[Saved entries]
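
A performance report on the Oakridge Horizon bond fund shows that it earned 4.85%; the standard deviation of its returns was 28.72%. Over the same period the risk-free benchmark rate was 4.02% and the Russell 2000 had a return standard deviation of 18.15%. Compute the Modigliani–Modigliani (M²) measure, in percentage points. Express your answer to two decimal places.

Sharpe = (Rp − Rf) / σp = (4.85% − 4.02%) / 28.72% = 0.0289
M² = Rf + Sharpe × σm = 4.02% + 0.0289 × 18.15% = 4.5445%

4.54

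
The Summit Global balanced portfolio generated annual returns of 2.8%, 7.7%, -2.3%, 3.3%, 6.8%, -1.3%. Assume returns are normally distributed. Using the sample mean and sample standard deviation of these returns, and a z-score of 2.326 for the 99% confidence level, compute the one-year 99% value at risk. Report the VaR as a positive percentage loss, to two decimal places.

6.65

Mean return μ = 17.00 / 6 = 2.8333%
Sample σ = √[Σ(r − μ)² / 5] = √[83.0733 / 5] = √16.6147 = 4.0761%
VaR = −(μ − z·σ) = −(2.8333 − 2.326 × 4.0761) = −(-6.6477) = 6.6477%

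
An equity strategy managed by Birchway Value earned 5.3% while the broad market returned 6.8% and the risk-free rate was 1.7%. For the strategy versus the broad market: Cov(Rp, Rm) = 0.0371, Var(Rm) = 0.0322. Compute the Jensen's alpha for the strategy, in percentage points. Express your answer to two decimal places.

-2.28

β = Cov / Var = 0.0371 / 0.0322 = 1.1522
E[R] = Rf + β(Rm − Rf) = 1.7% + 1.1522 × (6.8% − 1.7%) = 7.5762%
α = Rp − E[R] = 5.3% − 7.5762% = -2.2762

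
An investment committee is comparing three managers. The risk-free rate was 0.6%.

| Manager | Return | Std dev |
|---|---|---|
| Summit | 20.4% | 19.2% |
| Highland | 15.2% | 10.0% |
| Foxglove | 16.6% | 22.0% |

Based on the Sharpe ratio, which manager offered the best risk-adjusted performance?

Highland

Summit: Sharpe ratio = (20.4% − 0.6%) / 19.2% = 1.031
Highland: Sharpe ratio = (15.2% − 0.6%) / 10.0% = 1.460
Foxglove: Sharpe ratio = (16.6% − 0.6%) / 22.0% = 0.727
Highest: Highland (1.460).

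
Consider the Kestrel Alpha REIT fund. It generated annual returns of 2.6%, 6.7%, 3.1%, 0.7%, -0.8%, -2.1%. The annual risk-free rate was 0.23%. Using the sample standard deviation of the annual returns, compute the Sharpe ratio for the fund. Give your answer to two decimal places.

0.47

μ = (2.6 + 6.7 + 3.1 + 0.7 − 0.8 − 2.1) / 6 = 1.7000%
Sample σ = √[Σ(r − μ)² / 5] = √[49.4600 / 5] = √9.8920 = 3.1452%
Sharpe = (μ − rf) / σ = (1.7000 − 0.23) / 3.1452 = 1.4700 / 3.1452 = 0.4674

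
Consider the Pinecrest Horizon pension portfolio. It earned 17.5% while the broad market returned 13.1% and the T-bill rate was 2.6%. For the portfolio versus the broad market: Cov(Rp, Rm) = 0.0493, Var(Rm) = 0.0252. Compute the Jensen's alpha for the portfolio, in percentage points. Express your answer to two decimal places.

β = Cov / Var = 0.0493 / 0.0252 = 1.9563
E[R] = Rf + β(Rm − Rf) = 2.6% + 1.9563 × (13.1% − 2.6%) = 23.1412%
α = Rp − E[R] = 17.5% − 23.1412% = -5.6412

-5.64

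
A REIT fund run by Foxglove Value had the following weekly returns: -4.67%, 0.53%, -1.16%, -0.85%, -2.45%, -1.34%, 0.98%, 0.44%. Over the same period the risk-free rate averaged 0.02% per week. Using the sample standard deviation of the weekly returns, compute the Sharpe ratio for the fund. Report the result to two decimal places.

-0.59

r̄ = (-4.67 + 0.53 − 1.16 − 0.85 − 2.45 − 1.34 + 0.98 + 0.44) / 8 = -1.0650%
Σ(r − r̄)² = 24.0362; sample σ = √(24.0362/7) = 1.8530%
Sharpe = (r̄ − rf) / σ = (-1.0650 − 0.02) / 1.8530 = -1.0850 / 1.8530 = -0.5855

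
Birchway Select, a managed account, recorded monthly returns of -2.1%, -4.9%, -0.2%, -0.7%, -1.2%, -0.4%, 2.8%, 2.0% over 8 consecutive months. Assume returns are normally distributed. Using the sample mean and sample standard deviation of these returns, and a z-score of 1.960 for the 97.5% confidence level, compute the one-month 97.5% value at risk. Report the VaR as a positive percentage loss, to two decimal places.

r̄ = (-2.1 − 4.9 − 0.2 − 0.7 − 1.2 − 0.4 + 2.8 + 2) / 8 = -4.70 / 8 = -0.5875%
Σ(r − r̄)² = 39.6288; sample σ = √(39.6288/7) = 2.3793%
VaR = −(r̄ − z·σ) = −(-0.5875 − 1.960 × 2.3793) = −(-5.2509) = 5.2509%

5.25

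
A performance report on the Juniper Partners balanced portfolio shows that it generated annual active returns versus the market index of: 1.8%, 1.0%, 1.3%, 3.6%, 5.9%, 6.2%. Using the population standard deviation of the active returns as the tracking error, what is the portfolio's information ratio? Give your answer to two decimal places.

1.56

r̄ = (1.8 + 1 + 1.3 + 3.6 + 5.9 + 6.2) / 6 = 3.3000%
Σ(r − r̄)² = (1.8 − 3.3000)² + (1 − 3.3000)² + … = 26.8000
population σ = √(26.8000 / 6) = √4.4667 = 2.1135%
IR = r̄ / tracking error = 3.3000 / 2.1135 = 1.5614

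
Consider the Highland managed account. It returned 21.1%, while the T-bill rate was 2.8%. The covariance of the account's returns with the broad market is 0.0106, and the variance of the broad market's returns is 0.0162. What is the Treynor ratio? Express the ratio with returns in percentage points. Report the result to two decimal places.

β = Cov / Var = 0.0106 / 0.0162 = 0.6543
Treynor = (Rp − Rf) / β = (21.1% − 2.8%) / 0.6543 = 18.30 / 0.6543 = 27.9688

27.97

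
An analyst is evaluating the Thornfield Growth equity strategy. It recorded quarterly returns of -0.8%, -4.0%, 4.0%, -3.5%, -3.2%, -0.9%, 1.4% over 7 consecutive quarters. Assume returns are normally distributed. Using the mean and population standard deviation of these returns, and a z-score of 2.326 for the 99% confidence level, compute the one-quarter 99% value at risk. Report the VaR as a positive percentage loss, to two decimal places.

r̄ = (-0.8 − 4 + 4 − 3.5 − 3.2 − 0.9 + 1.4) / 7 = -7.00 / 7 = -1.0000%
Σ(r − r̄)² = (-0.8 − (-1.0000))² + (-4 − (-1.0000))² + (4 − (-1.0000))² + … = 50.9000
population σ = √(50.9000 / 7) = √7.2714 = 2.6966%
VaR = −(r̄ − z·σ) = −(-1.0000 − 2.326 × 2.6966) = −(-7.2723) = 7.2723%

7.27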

▶ **Activity**:
A faithful, word-for-word copy of the data is the expected answer.

▶ **Task output**:
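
A performance report on the Oakridge Horizon bond fund shows that it earned 4.85%; the standard deviation of its returns was 28.72%. Over the same period the risk-free benchmark rate was 4.02% and the Russell 2000 had a return standard deviation of 18.15%. Compute the Modigliani–Modigliani (M²) measure, in percentage points. Express your answer to two decimal places.

Sharpe = (Rp − Rf) / σp = (4.85% − 4.02%) / 28.72% = 0.0289
M² = Rf + Sharpe × σm = 4.02% + 0.0289 × 18.15% = 4.5445%

4.54

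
The Summit Global balanced portfolio generated annual returns of 2.8%, 7.7%, -2.3%, 3.3%, 6.8%, -1.3%. Assume returns are normally distributed. Using the sample mean and sample standard deviation of these returns, and a z-score of 2.326 for the 99% confidence level, compute the one-year 99% value at risk. Report the VaR as a positive percentage loss, to two decimal places.

6.65

Mean return μ = 17.00 / 6 = 2.8333%
Sample σ = √[Σ(r − μ)² / 5] = √[83.0733 / 5] = √16.6147 = 4.0761%
VaR = −(μ − z·σ) = −(2.8333 − 2.326 × 4.0761) = −(-6.6477) = 6.6477%

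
An equity strategy managed by Birchway Value earned 5.3% while the broad market returned 6.8% and the risk-free rate was 1.7%. For the strategy versus the broad market: Cov(Rp, Rm) = 0.0371, Var(Rm) = 0.0322. Compute the Jensen's alpha for the strategy, in percentage points. Express your answer to two decimal places.

-2.28

β = Cov / Var = 0.0371 / 0.0322 = 1.1522
E[R] = Rf + β(Rm − Rf) = 1.7% + 1.1522 × (6.8% − 1.7%) = 7.5762%
α = Rp − E[R] = 5.3% − 7.5762% = -2.2762

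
An investment committee is comparing three managers. The risk-free rate was 0.6%.

| Manager | Return | Std dev |
|---|---|---|
| Summit | 20.4% | 19.2% |
| Highland | 15.2% | 10.0% |
| Foxglove | 16.6% | 22.0% |

Based on the Sharpe ratio, which manager offered the best risk-adjusted performance?

Highland

Summit: Sharpe ratio = (20.4% − 0.6%) / 19.2% = 1.031
Highland: Sharpe ratio = (15.2% − 0.6%) / 10.0% = 1.460
Foxglove: Sharpe ratio = (16.6% − 0.6%) / 22.0% = 0.727
Highest: Highland (1.460).

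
Consider the Kestrel Alpha REIT fund. It generated annual returns of 2.6%, 6.7%, 3.1%, 0.7%, -0.8%, -2.1%. The annual risk-free rate was 0.23%. Using the sample standard deviation of the annual returns, compute the Sharpe ratio for the fund. Give your answer to two decimal places.

0.47

μ = (2.6 + 6.7 + 3.1 + 0.7 − 0.8 − 2.1) / 6 = 1.7000%
Sample σ = √[Σ(r − μ)² / 5] = √[49.4600 / 5] = √9.8920 = 3.1452%
Sharpe = (μ − rf) / σ = (1.7000 − 0.23) / 3.1452 = 1.4700 / 3.1452 = 0.4674

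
Consider the Pinecrest Horizon pension portfolio. It earned 17.5% while the broad market returned 13.1% and the T-bill rate was 2.6%. For the portfolio versus the broad market: Cov(Rp, Rm) = 0.0493, Var(Rm) = 0.0252. Compute the Jensen's alpha for the portfolio, in percentage points. Express your answer to two decimal places.

β = Cov / Var = 0.0493 / 0.0252 = 1.9563
E[R] = Rf + β(Rm − Rf) = 2.6% + 1.9563 × (13.1% − 2.6%) = 23.1412%
α = Rp − E[R] = 17.5% − 23.1412% = -5.6412

-5.64

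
A REIT fund run by Foxglove Value had the following weekly returns: -4.67%, 0.53%, -1.16%, -0.85%, -2.45%, -1.34%, 0.98%, 0.44%. Over the same period the risk-free rate averaged 0.02% per week. Using the sample standard deviation of the weekly returns, compute the Sharpe ratio for the fund. Report the result to two decimal places.

-0.59

r̄ = (-4.67 + 0.53 − 1.16 − 0.85 − 2.45 − 1.34 + 0.98 + 0.44) / 8 = -1.0650%
Σ(r − r̄)² = 24.0362; sample σ = √(24.0362/7) = 1.8530%
Sharpe = (r̄ − rf) / σ = (-1.0650 − 0.02) / 1.8530 = -1.0850 / 1.8530 = -0.5855

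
Birchway Select, a managed account, recorded monthly returns of -2.1%, -4.9%, -0.2%, -0.7%, -1.2%, -0.4%, 2.8%, 2.0% over 8 consecutive months. Assume returns are normally distributed. Using the sample mean and sample standard deviation of these returns, and a z-score of 1.960 for the 97.5% confidence level, compute the one-month 97.5% value at risk. Report the VaR as a positive percentage loss, to two decimal places.

r̄ = (-2.1 − 4.9 − 0.2 − 0.7 − 1.2 − 0.4 + 2.8 + 2) / 8 = -4.70 / 8 = -0.5875%
Σ(r − r̄)² = 39.6288; sample σ = √(39.6288/7) = 2.3793%
VaR = −(r̄ − z·σ) = −(-0.5875 − 1.960 × 2.3793) = −(-5.2509) = 5.2509%

5.25

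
A performance report on the Juniper Partners balanced portfolio shows that it generated annual active returns versus the market index of: 1.8%, 1.0%, 1.3%, 3.6%, 5.9%, 6.2%. Using the population standard deviation of the active returns as the tracking error, what is the portfolio's information ratio? Give your answer to two decimal places.

1.56

r̄ = (1.8 + 1 + 1.3 + 3.6 + 5.9 + 6.2) / 6 = 3.3000%
Σ(r − r̄)² = (1.8 − 3.3000)² + (1 − 3.3000)² + … = 26.8000
population σ = √(26.8000 / 6) = √4.4667 = 2.1135%
IR = r̄ / tracking error = 3.3000 / 2.1135 = 1.5614

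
Consider the Highland managed account. It returned 21.1%, while the T-bill rate was 2.8%. The covariance of the account's returns with the broad market is 0.0106, and the variance of the broad market's returns is 0.0162. What is the Treynor ratio? Express the ratio with returns in percentage points. Report the result to two decimal places.

β = Cov / Var = 0.0106 / 0.0162 = 0.6543
Treynor = (Rp − Rf) / β = (21.1% − 2.8%) / 0.6543 = 18.30 / 0.6543 = 27.9688

27.97

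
An analyst is evaluating the Thornfield Growth equity strategy. It recorded quarterly returns of -0.8%, -4.0%, 4.0%, -3.5%, -3.2%, -0.9%, 1.4% over 7 consecutive quarters. Assume returns are normally distributed. Using the mean and population standard deviation of these returns, and a z-score of 2.326 for the 99% confidence level, compute the one-quarter 99% value at risk. Report the VaR as a positive percentage loss, to two decimal places.

r̄ = (-0.8 − 4 + 4 − 3.5 − 3.2 − 0.9 + 1.4) / 7 = -7.00 / 7 = -1.0000%
Σ(r − r̄)² = (-0.8 − (-1.0000))² + (-4 − (-1.0000))² + (4 − (-1.0000))² + … = 50.9000
population σ = √(50.9000 / 7) = √7.2714 = 2.6966%
VaR = −(r̄ − z·σ) = −(-1.0000 − 2.326 × 2.6966) = −(-7.2723) = 7.2723%

7.27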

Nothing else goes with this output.